Required work: Return every line from the listing where the word "contains" occurs.

**** Given data ****

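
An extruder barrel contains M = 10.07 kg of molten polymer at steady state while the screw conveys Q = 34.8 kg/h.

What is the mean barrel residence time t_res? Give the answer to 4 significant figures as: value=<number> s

Convert throughput: Q = 34.8 kg/h = 34.8/3600 = 0.00966667 kg/s
t_res = M / Q_s = 10.07 ÷ 0.00966667 = 1041.72 s

value=1042. s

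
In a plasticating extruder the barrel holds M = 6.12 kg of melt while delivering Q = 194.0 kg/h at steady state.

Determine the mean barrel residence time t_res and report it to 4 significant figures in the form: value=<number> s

value=113.6 s

Q_s = Q / 3600 = 194.0 / 3600 = 0.0538889 kg/s
Mean residence time: t_res = M/Q_s = 6.12 kg / 0.0538889 kg/s = 113.567 s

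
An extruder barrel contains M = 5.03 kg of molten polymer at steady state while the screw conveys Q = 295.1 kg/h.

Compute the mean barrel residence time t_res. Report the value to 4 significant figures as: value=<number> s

value=61.36 s

Q_s = Q / 3600 = 295.1 / 3600 = 0.0819722 kg/s
t_res = M / Q_s = 5.03 / 0.0819722 = 61.3623 s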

****

Answer to this problem:
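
An extruder barrel contains M = 10.07 kg of molten polymer at steady state while the screw conveys Q = 34.8 kg/h.
An extruder barrel contains M = 5.03 kg of molten polymer at steady state while the screw conveys Q = 295.1 kg/h.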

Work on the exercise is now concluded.